Exercise instructions
Your answer is the line containing "At the current equilibrium in the market for recycling" plus every line after it to the end of the data below, transcribed exactly and with nothing else.

Start of Input for this task

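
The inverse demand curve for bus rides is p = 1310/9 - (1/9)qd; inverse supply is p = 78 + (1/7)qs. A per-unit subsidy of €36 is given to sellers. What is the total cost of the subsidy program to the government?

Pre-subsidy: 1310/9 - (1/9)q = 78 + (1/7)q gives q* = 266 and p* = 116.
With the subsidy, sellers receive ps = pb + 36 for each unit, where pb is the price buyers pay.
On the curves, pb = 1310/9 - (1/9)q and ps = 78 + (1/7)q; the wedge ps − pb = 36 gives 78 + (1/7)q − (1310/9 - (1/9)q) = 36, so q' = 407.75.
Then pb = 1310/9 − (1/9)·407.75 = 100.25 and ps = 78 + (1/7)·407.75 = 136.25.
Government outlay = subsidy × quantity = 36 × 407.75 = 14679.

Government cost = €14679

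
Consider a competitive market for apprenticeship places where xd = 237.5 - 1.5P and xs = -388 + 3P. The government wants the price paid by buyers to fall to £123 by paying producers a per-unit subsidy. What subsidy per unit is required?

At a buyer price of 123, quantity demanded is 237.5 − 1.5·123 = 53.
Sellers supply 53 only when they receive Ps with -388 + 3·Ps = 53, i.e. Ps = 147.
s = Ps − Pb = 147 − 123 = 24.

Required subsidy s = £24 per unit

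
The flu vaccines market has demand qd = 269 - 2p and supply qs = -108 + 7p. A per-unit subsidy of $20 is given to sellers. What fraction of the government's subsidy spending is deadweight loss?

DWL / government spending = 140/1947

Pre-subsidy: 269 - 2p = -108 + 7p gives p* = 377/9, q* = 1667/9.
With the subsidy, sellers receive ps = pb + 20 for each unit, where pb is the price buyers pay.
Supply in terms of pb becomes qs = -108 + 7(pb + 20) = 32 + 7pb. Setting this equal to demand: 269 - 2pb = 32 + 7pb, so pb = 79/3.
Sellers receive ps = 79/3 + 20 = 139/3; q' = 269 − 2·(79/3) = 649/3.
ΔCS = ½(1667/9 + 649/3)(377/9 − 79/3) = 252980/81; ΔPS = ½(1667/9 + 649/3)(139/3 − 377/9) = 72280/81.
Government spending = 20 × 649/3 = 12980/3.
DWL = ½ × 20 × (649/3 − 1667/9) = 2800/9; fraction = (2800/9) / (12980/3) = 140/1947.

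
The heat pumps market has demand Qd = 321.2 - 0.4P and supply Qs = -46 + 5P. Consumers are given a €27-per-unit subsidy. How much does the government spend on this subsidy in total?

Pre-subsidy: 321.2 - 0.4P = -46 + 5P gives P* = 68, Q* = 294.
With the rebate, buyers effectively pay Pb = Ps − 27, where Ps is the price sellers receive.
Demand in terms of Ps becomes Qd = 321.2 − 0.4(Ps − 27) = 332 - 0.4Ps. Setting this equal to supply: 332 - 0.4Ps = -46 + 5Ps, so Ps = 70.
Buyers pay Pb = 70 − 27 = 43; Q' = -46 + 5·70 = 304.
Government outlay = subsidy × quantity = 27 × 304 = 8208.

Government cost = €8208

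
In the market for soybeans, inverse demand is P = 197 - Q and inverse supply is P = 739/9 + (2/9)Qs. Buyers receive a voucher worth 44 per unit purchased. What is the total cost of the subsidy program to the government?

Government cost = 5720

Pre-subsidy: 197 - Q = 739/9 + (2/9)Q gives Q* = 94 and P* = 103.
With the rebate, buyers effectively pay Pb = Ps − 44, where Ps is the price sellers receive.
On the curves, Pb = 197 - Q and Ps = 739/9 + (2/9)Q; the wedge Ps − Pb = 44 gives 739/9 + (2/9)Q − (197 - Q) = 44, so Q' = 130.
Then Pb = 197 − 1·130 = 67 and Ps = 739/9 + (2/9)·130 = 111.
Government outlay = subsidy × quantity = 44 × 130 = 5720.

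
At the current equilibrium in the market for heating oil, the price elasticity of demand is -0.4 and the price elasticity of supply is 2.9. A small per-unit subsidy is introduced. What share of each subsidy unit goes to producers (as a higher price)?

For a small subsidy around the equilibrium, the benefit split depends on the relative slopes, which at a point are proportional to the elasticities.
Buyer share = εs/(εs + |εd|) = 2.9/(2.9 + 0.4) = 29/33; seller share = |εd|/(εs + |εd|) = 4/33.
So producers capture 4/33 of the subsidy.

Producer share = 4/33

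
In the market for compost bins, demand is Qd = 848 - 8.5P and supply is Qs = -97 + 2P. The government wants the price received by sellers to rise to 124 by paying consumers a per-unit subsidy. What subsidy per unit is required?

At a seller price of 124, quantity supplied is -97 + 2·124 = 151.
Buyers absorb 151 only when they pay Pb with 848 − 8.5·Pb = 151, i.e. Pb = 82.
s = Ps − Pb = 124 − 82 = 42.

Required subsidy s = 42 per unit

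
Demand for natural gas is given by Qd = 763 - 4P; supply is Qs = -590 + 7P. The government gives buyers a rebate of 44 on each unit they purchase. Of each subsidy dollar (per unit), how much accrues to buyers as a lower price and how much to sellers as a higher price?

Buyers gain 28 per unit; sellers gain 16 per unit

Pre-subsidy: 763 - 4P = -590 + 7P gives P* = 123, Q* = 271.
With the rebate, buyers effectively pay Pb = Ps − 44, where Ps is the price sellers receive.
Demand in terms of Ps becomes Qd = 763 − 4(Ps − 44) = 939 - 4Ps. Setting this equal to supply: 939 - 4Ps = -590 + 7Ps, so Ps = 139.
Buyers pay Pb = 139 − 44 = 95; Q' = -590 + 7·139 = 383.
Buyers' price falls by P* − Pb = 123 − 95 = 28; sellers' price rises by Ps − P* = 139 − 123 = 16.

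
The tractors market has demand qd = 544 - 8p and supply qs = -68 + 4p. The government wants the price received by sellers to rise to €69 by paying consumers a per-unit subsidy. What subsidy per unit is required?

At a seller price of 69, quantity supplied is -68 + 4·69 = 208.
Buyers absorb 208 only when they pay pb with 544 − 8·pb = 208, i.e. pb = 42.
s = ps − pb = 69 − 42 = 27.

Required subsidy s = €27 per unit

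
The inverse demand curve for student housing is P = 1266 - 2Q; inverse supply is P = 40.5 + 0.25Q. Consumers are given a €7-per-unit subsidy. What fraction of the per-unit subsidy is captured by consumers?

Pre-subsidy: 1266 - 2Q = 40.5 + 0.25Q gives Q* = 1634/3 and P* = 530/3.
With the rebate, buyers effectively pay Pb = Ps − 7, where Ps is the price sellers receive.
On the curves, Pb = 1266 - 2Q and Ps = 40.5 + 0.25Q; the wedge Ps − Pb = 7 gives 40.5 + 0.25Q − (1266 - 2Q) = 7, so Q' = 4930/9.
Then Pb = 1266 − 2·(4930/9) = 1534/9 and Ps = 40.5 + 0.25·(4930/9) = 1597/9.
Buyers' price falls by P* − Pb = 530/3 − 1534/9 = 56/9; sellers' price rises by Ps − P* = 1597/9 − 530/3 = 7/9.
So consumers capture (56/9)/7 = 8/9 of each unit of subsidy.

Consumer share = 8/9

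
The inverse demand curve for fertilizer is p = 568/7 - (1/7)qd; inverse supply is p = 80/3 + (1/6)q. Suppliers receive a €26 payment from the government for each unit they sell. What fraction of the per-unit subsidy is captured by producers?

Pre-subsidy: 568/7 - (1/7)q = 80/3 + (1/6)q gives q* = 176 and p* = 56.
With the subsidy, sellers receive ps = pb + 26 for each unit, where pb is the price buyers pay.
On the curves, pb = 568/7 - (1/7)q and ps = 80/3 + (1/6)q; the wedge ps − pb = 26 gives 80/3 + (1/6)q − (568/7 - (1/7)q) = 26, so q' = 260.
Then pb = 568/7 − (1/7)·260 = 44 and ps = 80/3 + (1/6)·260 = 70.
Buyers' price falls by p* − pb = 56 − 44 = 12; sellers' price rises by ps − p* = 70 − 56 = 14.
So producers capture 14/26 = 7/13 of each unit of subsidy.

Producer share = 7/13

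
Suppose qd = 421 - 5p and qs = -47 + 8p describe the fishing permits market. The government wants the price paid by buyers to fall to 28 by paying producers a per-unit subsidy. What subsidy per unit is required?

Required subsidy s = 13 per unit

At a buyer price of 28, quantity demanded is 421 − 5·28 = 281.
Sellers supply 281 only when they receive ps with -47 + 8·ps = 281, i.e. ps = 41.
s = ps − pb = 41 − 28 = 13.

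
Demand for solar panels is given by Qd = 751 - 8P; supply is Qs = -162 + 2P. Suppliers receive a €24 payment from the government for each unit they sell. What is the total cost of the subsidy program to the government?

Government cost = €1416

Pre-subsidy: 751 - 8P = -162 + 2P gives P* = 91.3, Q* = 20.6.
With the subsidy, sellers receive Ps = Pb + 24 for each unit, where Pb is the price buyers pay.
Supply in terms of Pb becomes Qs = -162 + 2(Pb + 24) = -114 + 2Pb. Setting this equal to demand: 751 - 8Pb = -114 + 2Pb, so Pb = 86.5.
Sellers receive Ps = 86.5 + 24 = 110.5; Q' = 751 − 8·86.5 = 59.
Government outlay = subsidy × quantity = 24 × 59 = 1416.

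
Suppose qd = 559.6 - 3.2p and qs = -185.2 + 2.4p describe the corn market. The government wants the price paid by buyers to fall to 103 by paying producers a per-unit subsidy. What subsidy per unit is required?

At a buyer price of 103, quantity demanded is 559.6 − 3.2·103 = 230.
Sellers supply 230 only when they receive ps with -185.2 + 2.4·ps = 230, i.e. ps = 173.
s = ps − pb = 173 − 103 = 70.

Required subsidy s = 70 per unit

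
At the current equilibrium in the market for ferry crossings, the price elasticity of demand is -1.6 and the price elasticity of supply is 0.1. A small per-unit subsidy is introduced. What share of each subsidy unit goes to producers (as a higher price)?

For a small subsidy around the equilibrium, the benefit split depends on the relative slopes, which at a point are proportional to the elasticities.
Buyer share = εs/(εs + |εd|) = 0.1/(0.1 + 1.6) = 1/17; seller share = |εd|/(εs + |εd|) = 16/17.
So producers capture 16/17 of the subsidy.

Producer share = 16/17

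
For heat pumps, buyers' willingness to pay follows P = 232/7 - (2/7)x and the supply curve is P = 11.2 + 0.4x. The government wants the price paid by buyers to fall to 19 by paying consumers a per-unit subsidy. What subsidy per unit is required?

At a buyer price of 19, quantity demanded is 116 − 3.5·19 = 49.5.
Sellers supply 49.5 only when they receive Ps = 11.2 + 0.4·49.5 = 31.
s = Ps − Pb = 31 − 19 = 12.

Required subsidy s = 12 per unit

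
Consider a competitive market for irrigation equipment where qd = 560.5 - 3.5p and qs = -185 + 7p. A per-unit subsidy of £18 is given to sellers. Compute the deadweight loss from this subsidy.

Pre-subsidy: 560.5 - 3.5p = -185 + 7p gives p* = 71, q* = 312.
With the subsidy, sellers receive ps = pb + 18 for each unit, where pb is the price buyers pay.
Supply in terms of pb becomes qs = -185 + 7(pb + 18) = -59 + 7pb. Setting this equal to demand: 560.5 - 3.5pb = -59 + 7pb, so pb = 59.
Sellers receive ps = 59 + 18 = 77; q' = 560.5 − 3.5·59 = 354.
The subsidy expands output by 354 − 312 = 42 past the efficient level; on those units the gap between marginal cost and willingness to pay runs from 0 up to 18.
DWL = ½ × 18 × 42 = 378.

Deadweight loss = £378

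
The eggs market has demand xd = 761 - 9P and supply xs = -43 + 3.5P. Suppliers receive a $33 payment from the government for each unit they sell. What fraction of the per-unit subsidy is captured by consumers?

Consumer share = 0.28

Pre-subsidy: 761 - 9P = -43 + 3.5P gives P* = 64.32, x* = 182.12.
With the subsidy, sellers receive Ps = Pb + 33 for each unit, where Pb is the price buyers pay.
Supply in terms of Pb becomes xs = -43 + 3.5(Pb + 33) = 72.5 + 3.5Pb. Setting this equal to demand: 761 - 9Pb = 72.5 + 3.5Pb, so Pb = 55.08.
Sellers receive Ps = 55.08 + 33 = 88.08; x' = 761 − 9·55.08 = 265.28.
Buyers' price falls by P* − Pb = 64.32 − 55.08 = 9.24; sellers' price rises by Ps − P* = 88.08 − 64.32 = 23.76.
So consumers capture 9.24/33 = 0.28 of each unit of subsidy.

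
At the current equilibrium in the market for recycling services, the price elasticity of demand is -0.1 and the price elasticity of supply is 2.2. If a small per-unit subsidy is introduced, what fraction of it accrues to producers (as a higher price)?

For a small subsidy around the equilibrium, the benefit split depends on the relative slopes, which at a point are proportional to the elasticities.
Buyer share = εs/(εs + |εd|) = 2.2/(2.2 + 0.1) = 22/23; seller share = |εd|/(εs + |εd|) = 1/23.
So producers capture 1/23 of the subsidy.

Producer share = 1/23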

End of Input for this task

Answer to the exercise
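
At the current equilibrium in the market for recycling services, the price elasticity of demand is -0.1 and the price elasticity of supply is 2.2. If a small per-unit subsidy is introduced, what fraction of it accrues to producers (as a higher price)?

For a small subsidy around the equilibrium, the benefit split depends on the relative slopes, which at a point are proportional to the elasticities.
Buyer share = εs/(εs + |εd|) = 2.2/(2.2 + 0.1) = 22/23; seller share = |εd|/(εs + |εd|) = 1/23.
So producers capture 1/23 of the subsidy.

Producer share = 1/23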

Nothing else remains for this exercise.